Each line below from the one containing "Using the Biot–Savart result" through the one containing "What current must" is to be given again exactly, and no line outside that span.

Excerpts from a dataset
++++++

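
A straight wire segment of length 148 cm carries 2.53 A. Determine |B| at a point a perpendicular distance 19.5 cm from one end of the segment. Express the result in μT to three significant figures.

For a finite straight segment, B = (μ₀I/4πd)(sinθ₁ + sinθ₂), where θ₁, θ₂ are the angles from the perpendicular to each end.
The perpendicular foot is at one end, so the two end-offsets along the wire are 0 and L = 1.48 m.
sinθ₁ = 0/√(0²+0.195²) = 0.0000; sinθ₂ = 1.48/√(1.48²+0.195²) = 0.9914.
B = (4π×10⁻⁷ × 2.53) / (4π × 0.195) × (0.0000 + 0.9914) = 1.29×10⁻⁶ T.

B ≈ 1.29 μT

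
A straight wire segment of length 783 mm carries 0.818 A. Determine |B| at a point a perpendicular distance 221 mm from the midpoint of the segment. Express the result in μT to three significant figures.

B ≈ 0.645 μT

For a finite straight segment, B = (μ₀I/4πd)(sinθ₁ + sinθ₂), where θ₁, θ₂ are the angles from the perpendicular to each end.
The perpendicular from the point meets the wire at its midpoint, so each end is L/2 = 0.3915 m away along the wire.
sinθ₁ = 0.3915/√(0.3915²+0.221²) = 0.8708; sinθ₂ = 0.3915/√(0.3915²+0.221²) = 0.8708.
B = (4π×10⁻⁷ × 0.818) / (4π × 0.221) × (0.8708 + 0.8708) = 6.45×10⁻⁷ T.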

++++++

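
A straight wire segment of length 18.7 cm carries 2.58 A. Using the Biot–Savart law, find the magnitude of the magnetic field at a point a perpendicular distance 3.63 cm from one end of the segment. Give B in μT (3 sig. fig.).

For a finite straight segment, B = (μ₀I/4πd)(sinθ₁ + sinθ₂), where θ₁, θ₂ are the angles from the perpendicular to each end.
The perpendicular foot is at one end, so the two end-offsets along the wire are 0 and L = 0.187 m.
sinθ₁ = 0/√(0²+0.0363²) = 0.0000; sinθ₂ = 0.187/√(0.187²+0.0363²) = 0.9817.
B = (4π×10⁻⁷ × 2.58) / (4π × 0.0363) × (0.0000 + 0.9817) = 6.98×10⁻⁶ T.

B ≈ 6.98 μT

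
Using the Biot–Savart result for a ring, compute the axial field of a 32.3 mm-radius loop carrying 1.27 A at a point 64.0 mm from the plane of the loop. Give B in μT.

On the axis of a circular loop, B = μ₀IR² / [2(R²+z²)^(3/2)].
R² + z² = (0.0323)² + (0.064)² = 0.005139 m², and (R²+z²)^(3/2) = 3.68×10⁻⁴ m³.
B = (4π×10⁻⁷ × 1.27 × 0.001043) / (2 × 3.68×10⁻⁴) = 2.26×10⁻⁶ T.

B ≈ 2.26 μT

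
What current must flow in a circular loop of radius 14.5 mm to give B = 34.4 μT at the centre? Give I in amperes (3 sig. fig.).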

++++++

- _Finished task_:
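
Using the Biot–Savart result for a ring, compute the axial field of a 32.3 mm-radius loop carrying 1.27 A at a point 64.0 mm from the plane of the loop. Give B in μT.

On the axis of a circular loop, B = μ₀IR² / [2(R²+z²)^(3/2)].
R² + z² = (0.0323)² + (0.064)² = 0.005139 m², and (R²+z²)^(3/2) = 3.68×10⁻⁴ m³.
B = (4π×10⁻⁷ × 1.27 × 0.001043) / (2 × 3.68×10⁻⁴) = 2.26×10⁻⁶ T.

B ≈ 2.26 μT

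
What current must flow in a circular loop of radius 14.5 mm to give B = 34.4 μT at the centre? Give I in amperes (3 sig. fig.).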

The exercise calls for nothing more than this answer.